■ **EXERCISE BRIEF**
Repeat each of these records exactly.

■ **RECORDS FOR PROCESSING**

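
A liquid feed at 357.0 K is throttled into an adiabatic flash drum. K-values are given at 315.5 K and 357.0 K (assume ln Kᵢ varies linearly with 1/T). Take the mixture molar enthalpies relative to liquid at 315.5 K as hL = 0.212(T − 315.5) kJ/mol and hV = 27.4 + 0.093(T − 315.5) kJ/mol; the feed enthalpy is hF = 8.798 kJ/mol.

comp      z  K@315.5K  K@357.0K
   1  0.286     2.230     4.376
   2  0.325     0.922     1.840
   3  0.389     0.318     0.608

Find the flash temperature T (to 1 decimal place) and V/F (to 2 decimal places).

T = 321.4 K, V/F = 0.28

Adiabatic flash: solve Rachford–Rice at each trial T, then check hF = ψ·hV(T) + (1−ψ)·hL(T).
  T = 315.5 K: K = (2.230, 0.922, 0.318), RR gives ψ = 0.105, H_out = 2.888 kJ/mol
  T = 357.0 K: K = (4.376, 1.840, 0.608), RR gives ψ = 1.000, H_out = 31.259 kJ/mol
  T = 336.2 K: K = (3.187, 1.329, 0.448), RR gives ψ = 0.672, H_out = 21.137 kJ/mol
  T = 325.9 K: K = (2.683, 1.115, 0.380), RR gives ψ = 0.405, H_out = 12.789 kJ/mol
  T = 320.7 K: K = (2.450, 1.015, 0.348), RR gives ψ = 0.261, H_out = 8.101 kJ/mol
  T = 323.3 K: K = (2.565, 1.064, 0.364), RR gives ψ = 0.334, H_out = 10.499 kJ/mol
  T = 322.0 K: K = (2.507, 1.040, 0.356), RR gives ψ = 0.298, H_out = 9.315 kJ/mol
Linear interpolation between T = 320.7 (H_out = 8.101) and T = 322.0 (H_out = 9.315) on hF = 8.798 gives T ≈ 321.4 K, at which ψ = 0.28.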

■ **SOLUTION TO THE PROBLEM**
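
A liquid feed at 357.0 K is throttled into an adiabatic flash drum. K-values are given at 315.5 K and 357.0 K (assume ln Kᵢ varies linearly with 1/T). Take the mixture molar enthalpies relative to liquid at 315.5 K as hL = 0.212(T − 315.5) kJ/mol and hV = 27.4 + 0.093(T − 315.5) kJ/mol; the feed enthalpy is hF = 8.798 kJ/mol.

comp      z  K@315.5K  K@357.0K
   1  0.286     2.230     4.376
   2  0.325     0.922     1.840
   3  0.389     0.318     0.608

Find the flash temperature T (to 1 decimal place) and V/F (to 2 decimal places).

T = 321.4 K, V/F = 0.28

Adiabatic flash: solve Rachford–Rice at each trial T, then check hF = ψ·hV(T) + (1−ψ)·hL(T).
  T = 315.5 K: K = (2.230, 0.922, 0.318), RR gives ψ = 0.105, H_out = 2.888 kJ/mol
  T = 357.0 K: K = (4.376, 1.840, 0.608), RR gives ψ = 1.000, H_out = 31.259 kJ/mol
  T = 336.2 K: K = (3.187, 1.329, 0.448), RR gives ψ = 0.672, H_out = 21.137 kJ/mol
  T = 325.9 K: K = (2.683, 1.115, 0.380), RR gives ψ = 0.405, H_out = 12.789 kJ/mol
  T = 320.7 K: K = (2.450, 1.015, 0.348), RR gives ψ = 0.261, H_out = 8.101 kJ/mol
  T = 323.3 K: K = (2.565, 1.064, 0.364), RR gives ψ = 0.334, H_out = 10.499 kJ/mol
  T = 322.0 K: K = (2.507, 1.040, 0.356), RR gives ψ = 0.298, H_out = 9.315 kJ/mol
Linear interpolation between T = 320.7 (H_out = 8.101) and T = 322.0 (H_out = 9.315) on hF = 8.798 gives T ≈ 321.4 K, at which ψ = 0.28.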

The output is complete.